Input data:

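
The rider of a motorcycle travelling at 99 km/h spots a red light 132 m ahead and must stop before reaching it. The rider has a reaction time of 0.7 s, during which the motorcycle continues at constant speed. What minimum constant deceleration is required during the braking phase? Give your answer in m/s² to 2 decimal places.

99 km/h ÷ 3.6 = 27.5000 m/s.
Distance covered during reaction = 27.5000 × 0.7 = 19.250 m.
Distance available for braking: 132 − 19.250 = 112.750 m.
v² = 2a·d ⇒ a = v²/(2d) = 27.5000² / (2 × 112.750) = 756.250 / 225.500 = 3.3537 m/s².

Required deceleration ≈ 3.35 m/s²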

Description of the task: The listing must be repeated in full, with nothing altered.

Task response:
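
The rider of a motorcycle travelling at 99 km/h spots a red light 132 m ahead and must stop before reaching it. The rider has a reaction time of 0.7 s, during which the motorcycle continues at constant speed. What minimum constant deceleration is required during the braking phase? Give your answer in m/s² to 2 decimal places.

99 km/h ÷ 3.6 = 27.5000 m/s.
Distance covered during reaction = 27.5000 × 0.7 = 19.250 m.
Distance available for braking: 132 − 19.250 = 112.750 m.
v² = 2a·d ⇒ a = v²/(2d) = 27.5000² / (2 × 112.750) = 756.250 / 225.500 = 3.3537 m/s².

Required deceleration ≈ 3.35 m/s²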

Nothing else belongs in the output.